• **DIRECTIONS**: Repeat word for word the line with "Evaluate: lim(x→∞) (x^2)/(ln(x))" and every line after it until the records below run out.

-------- RECORD SET --------

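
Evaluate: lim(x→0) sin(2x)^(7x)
This is an exponential indeterminate form.

For exponential indeterminate forms, take the natural log:
  Let L = lim(x→0) sin(2x)^(7x)
  Then ln(L) = lim(x→0) [exponent × ln(base)]
  Evaluate using L'Hôpital or standard limits, then exponentiate.
  L = 1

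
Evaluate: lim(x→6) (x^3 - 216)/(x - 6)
This is a standard limit.

Factor or rationalize the expression:
  lim(x→6) (x^3 - 216)/(x - 6) = 108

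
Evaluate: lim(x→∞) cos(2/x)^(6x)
This is an exponential indeterminate form.

For exponential indeterminate forms, take the natural log:
  Let L = lim(x→∞) cos(2/x)^(6x)
  Then ln(L) = lim(x→∞) [exponent × ln(base)]
  Evaluate using L'Hôpital or standard limits, then exponentiate.
  L = 1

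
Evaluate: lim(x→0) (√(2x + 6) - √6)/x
This is a standard limit.

Factor or rationalize the expression:
  lim(x→0) (√(2x + 6) - √6)/x = sqrt(6)/6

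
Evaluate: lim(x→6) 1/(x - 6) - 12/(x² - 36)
This is an ∞-∞ indeterminate form.

Combine fractions or rationalize to convert ∞-∞ to 0/0 form:
  lim(x→6) 1/(x - 6) - 12/(x² - 36) = 1/12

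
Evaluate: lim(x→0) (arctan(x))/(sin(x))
This is a 0/0 indeterminate form.

Apply L'Hôpital's rule: differentiate numerator and denominator separately.
  f(x) = atan(x)   ⇒   f'(x) = 1/(x^2 + 1)
  g(x) = sin(x)   ⇒   g'(x) = cos(x)
  lim(x→0) f'(x)/g'(x) = lim(x→0) (1/(x^2 + 1))/(cos(x))
  = 1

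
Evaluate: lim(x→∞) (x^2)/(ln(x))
This is an ∞/∞ indeterminate form.

Apply L'Hôpital's rule: differentiate numerator and denominator separately.
  f(x) = x^2   ⇒   f'(x) = 2·x
  g(x) = ln(x)   ⇒   g'(x) = 1/x
  lim(x→∞) f'(x)/g'(x) = lim(x→∞) (2·x)/(1/x)
  = ∞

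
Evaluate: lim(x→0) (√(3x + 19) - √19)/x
This is a standard limit.

Factor or rationalize the expression:
  lim(x→0) (√(3x + 19) - √19)/x = 3·sqrt(19)/38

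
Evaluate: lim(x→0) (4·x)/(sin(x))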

--------

• **ANSWER BOX**:
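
Evaluate: lim(x→∞) (x^2)/(ln(x))
This is an ∞/∞ indeterminate form.

Apply L'Hôpital's rule: differentiate numerator and denominator separately.
  f(x) = x^2   ⇒   f'(x) = 2·x
  g(x) = ln(x)   ⇒   g'(x) = 1/x
  lim(x→∞) f'(x)/g'(x) = lim(x→∞) (2·x)/(1/x)
  = ∞

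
Evaluate: lim(x→0) (√(3x + 19) - √19)/x
This is a standard limit.

Factor or rationalize the expression:
  lim(x→0) (√(3x + 19) - √19)/x = 3·sqrt(19)/38

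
Evaluate: lim(x→0) (4·x)/(sin(x))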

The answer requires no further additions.